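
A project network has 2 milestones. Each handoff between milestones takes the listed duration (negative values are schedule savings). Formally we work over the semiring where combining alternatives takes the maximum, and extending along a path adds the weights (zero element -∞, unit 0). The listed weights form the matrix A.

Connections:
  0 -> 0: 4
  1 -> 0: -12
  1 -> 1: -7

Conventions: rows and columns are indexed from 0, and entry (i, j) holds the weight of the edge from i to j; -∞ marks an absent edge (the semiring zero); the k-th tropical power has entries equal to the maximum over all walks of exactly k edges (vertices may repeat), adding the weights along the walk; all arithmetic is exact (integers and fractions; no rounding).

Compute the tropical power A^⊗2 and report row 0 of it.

A^⊗2:
  [8, -∞]
  [-8, -14]
Answer: row 0 of A^⊗2 = [8, -∞]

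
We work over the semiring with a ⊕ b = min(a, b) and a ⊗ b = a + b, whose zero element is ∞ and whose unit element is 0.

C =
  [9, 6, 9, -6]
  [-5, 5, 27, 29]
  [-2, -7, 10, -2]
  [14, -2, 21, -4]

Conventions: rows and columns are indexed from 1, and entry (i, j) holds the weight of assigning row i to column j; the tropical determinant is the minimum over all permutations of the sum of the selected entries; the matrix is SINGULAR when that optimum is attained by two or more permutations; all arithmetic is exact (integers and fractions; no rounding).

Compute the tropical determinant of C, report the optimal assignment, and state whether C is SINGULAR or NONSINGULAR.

σ = (1, 2, 3, 4): 9 + 5 + 10 + (-4) = 20
σ = (1, 2, 4, 3): 9 + 5 + (-2) + 21 = 33
σ = (1, 3, 2, 4): 9 + 27 + (-7) + (-4) = 25
σ = (1, 3, 4, 2): 9 + 27 + (-2) + (-2) = 32
σ = (1, 4, 2, 3): 9 + 29 + (-7) + 21 = 52
σ = (1, 4, 3, 2): 9 + 29 + 10 + (-2) = 46
σ = (2, 1, 3, 4): 6 + (-5) + 10 + (-4) = 7
σ = (2, 1, 4, 3): 6 + (-5) + (-2) + 21 = 20
σ = (2, 3, 1, 4): 6 + 27 + (-2) + (-4) = 27
σ = (2, 3, 4, 1): 6 + 27 + (-2) + 14 = 45
σ = (2, 4, 1, 3): 6 + 29 + (-2) + 21 = 54
σ = (2, 4, 3, 1): 6 + 29 + 10 + 14 = 59
σ = (3, 1, 2, 4): 9 + (-5) + (-7) + (-4) = -7
σ = (3, 1, 4, 2): 9 + (-5) + (-2) + (-2) = 0
σ = (3, 2, 1, 4): 9 + 5 + (-2) + (-4) = 8
σ = (3, 2, 4, 1): 9 + 5 + (-2) + 14 = 26
σ = (3, 4, 1, 2): 9 + 29 + (-2) + (-2) = 34
σ = (3, 4, 2, 1): 9 + 29 + (-7) + 14 = 45
σ = (4, 1, 2, 3): (-6) + (-5) + (-7) + 21 = 3
σ = (4, 1, 3, 2): (-6) + (-5) + 10 + (-2) = -3
σ = (4, 2, 1, 3): (-6) + 5 + (-2) + 21 = 18
σ = (4, 2, 3, 1): (-6) + 5 + 10 + 14 = 23
σ = (4, 3, 1, 2): (-6) + 27 + (-2) + (-2) = 17
σ = (4, 3, 2, 1): (-6) + 27 + (-7) + 14 = 28
Optimal value attained by: σ = (3, 1, 2, 4).
Answer: det⊕(C) = -7; verdict: NONSINGULAR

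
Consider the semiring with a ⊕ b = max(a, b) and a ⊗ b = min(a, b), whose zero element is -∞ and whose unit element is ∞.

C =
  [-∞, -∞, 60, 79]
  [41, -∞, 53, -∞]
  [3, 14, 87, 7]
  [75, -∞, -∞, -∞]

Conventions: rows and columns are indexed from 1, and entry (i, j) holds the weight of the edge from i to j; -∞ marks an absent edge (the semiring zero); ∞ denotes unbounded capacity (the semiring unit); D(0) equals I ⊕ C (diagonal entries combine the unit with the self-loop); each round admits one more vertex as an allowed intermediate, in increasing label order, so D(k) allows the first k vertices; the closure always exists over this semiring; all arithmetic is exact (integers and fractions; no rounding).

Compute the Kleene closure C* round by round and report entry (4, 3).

D(0):
  [∞, -∞, 60, 79]
  [41, ∞, 53, -∞]
  [3, 14, ∞, 7]
  [75, -∞, -∞, ∞]
D(1):
  [∞, -∞, 60, 79]
  [41, ∞, 53, 41]
  [3, 14, ∞, 7]
  [75, -∞, 60, ∞]
D(2):
  [∞, -∞, 60, 79]
  [41, ∞, 53, 41]
  [14, 14, ∞, 14]
  [75, -∞, 60, ∞]
D(3):
  [∞, 14, 60, 79]
  [41, ∞, 53, 41]
  [14, 14, ∞, 14]
  [75, 14, 60, ∞]
D(4):
  [∞, 14, 60, 79]
  [41, ∞, 53, 41]
  [14, 14, ∞, 14]
  [75, 14, 60, ∞]
Answer: C*[4][3] = 60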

---+---

Tally every line of the data that holds the word "whose" and write the count alone.

▸ RESULT OF THIS EXERCISE:
2